*Work required*: Only lines with the word "window" belong in the answer; copy them from the records below.

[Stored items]
-=-=-=-=-

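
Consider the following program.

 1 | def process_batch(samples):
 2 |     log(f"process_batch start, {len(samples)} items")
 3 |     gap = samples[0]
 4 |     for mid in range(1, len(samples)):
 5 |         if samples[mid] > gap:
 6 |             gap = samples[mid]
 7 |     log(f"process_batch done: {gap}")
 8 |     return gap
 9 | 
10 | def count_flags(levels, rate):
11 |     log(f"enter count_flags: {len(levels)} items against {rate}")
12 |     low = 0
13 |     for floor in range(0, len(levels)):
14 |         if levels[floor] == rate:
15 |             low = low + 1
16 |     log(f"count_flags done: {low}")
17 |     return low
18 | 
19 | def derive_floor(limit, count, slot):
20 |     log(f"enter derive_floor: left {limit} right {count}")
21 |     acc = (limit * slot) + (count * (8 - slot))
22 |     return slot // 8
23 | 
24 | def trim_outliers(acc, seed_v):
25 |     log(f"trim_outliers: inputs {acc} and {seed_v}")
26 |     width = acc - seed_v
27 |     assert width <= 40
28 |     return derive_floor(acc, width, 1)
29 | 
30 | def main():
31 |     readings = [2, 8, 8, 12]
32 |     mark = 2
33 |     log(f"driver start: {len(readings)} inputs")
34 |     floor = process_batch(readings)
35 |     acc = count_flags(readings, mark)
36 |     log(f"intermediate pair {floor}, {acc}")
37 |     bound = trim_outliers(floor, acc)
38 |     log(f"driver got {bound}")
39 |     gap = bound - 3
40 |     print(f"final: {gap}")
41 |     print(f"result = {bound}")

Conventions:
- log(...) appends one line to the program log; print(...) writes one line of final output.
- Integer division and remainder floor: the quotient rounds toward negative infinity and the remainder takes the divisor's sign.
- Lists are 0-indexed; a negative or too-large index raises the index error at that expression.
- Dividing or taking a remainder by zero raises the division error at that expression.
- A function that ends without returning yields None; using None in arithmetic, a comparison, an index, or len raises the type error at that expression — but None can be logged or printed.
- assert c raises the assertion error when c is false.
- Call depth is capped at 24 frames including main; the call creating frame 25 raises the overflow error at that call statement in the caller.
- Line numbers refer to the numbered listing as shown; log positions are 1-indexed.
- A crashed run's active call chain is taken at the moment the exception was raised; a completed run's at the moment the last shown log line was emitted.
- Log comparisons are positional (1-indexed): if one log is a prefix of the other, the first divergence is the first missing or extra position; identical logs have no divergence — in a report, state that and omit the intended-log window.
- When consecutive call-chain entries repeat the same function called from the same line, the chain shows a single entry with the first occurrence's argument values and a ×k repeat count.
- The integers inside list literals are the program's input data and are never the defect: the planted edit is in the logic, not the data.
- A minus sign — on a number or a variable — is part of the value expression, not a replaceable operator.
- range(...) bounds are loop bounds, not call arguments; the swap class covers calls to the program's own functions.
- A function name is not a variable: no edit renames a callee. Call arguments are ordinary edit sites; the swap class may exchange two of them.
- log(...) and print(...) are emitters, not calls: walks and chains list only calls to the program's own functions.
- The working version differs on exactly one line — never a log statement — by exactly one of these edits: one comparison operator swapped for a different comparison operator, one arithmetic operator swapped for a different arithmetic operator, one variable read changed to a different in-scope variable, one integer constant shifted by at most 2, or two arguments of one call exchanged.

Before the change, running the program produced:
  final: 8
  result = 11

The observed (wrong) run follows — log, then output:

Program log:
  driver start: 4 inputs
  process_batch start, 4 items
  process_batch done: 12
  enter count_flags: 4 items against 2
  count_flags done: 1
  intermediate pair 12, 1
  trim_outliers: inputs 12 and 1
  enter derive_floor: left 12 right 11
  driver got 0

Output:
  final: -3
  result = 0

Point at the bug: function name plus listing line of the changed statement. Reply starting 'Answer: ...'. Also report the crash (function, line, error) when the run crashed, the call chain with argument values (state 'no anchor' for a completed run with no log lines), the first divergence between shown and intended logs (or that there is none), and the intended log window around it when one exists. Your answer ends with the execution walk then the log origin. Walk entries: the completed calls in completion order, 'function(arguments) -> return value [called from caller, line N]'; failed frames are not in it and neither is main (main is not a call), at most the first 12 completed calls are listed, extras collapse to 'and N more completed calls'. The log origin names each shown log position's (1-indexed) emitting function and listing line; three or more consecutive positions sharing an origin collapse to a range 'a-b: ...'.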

-=-=-=-=-

*Written reply*:
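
- Log comparisons are positional (1-indexed): if one log is a prefix of the other, the first divergence is the first missing or extra position; identical logs have no divergence — in a report, state that and omit the intended-log window.
Point at the bug: function name plus listing line of the changed statement. Reply starting 'Answer: ...'. Also report the crash (function, line, error) when the run crashed, the call chain with argument values (state 'no anchor' for a completed run with no log lines), the first divergence between shown and intended logs (or that there is none), and the intended log window around it when one exists. Your answer ends with the execution walk then the log origin. Walk entries: the completed calls in completion order, 'function(arguments) -> return value [called from caller, line N]'; failed frames are not in it and neither is main (main is not a call), at most the first 12 completed calls are listed, extras collapse to 'and N more completed calls'. The log origin names each shown log position's (1-indexed) emitting function and listing line; three or more consecutive positions sharing an origin collapse to a range 'a-b: ...'.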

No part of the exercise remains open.